-------- EXERCISE MATERIAL
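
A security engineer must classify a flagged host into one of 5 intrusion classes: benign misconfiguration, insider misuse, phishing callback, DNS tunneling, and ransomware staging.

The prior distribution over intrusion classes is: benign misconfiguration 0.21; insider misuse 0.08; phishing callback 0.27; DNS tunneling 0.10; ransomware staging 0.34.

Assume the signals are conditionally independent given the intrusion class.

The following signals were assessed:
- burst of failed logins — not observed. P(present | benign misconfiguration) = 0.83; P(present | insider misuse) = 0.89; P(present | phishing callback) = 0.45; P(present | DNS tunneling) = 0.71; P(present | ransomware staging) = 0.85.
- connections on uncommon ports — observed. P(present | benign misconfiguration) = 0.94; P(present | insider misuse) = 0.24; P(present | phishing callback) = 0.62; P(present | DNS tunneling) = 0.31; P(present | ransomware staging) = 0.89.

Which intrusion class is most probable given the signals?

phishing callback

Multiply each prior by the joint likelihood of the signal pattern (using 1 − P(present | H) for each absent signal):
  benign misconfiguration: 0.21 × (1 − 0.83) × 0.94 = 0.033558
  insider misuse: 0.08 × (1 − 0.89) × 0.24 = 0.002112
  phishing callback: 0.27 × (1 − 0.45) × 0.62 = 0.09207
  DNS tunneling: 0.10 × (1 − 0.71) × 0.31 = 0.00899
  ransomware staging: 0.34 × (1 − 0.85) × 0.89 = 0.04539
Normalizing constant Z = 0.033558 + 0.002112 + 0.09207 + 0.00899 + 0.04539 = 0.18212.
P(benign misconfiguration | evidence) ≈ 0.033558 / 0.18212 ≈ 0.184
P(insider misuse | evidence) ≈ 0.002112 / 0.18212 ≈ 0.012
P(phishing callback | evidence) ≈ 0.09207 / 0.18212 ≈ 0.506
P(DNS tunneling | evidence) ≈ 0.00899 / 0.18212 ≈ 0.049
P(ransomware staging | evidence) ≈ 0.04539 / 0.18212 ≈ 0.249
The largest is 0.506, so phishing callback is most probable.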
----------------
* **WORK INSTRUCTION**:
Go back to the start of the listing above. Reproduce each line exactly, ending with the line that contains "- connections on".

* **EXERCISE RESPONSE**:
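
A security engineer must classify a flagged host into one of 5 intrusion classes: benign misconfiguration, insider misuse, phishing callback, DNS tunneling, and ransomware staging.

The prior distribution over intrusion classes is: benign misconfiguration 0.21; insider misuse 0.08; phishing callback 0.27; DNS tunneling 0.10; ransomware staging 0.34.

Assume the signals are conditionally independent given the intrusion class.

The following signals were assessed:
- burst of failed logins — not observed. P(present | benign misconfiguration) = 0.83; P(present | insider misuse) = 0.89; P(present | phishing callback) = 0.45; P(present | DNS tunneling) = 0.71; P(present | ransomware staging) = 0.85.
- connections on uncommon ports — observed. P(present | benign misconfiguration) = 0.94; P(present | insider misuse) = 0.24; P(present | phishing callback) = 0.62; P(present | DNS tunneling) = 0.31; P(present | ransomware staging) = 0.89.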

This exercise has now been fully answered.